**Prompt**: From the entries that follow, pick out all lines holding "given".
*** Available data ***
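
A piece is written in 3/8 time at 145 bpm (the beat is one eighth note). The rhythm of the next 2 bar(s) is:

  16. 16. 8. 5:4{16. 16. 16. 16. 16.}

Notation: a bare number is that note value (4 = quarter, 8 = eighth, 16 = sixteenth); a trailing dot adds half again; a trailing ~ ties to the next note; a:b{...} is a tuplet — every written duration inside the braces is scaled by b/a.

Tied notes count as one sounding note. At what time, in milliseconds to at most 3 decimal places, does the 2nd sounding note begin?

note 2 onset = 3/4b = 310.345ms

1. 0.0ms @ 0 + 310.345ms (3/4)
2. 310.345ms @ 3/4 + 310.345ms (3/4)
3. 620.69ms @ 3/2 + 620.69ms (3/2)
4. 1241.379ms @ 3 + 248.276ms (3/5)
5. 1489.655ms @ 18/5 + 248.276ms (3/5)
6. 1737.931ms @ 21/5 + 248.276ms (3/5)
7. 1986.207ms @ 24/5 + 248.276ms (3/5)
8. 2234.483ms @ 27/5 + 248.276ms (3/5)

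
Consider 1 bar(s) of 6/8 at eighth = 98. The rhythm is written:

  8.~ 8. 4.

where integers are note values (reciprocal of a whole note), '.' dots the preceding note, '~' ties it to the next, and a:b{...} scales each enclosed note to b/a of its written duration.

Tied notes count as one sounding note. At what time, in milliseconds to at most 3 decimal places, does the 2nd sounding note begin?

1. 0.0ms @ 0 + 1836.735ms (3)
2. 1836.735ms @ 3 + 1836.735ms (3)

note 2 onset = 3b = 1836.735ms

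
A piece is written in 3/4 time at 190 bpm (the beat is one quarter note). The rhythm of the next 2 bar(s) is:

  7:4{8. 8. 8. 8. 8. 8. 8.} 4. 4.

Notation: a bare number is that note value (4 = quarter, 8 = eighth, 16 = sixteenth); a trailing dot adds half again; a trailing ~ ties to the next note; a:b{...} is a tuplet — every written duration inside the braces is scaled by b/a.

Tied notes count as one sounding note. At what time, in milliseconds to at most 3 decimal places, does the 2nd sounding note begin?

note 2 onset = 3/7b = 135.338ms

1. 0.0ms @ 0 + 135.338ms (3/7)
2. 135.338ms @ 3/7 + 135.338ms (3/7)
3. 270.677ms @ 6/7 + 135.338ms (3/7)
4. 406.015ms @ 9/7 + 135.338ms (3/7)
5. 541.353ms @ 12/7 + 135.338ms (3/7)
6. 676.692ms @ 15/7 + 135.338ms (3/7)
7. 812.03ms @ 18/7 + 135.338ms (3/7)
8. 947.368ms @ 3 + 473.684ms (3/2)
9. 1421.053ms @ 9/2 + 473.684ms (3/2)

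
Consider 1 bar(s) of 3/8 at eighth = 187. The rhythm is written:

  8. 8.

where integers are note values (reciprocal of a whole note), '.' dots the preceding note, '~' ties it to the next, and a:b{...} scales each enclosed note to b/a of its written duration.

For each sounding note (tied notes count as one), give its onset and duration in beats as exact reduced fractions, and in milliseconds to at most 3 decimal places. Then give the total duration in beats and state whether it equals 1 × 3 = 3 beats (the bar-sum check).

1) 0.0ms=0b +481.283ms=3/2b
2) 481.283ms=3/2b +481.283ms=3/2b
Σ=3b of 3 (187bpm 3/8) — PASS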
*** End of Available data ***
*** Available data ***
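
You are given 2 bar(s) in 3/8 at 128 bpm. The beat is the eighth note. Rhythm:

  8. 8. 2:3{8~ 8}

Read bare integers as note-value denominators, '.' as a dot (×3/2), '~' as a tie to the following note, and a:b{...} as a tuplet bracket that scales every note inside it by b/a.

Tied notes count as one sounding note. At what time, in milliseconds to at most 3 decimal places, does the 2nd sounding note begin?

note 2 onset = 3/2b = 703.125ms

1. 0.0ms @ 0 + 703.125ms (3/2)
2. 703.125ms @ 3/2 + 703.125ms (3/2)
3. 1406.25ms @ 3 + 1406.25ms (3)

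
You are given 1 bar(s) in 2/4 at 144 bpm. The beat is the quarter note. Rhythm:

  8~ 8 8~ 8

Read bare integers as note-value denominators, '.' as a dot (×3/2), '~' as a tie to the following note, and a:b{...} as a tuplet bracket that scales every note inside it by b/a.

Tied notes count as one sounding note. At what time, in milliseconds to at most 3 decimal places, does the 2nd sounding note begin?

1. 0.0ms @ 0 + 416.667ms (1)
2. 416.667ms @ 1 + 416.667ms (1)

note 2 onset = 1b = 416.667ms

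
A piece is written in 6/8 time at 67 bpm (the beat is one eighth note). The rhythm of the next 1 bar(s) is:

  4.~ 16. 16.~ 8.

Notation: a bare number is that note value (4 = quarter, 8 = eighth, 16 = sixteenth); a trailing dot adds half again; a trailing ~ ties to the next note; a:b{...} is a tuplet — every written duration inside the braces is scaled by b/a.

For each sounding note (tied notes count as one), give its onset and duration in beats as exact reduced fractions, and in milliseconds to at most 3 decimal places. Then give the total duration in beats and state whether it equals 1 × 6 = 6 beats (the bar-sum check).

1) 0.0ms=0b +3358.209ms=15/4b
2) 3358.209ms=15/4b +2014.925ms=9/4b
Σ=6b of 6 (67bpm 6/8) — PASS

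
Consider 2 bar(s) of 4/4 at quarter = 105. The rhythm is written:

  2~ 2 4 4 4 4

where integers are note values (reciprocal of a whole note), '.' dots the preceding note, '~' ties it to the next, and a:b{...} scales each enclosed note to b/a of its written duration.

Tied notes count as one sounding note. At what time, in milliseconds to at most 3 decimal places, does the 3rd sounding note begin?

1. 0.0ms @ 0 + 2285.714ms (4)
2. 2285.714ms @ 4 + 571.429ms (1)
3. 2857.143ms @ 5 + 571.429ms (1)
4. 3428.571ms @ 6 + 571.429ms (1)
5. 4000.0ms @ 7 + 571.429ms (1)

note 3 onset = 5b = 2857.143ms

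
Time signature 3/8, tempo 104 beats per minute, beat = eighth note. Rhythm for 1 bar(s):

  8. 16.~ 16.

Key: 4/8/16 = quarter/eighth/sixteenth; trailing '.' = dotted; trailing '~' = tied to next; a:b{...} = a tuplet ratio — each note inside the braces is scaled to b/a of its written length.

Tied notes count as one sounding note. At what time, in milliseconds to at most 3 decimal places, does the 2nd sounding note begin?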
*** End of Available data ***
**Answer below**:
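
You are given 2 bar(s) in 3/8 at 128 bpm. The beat is the eighth note. Rhythm:
You are given 1 bar(s) in 2/4 at 144 bpm. The beat is the quarter note. Rhythm: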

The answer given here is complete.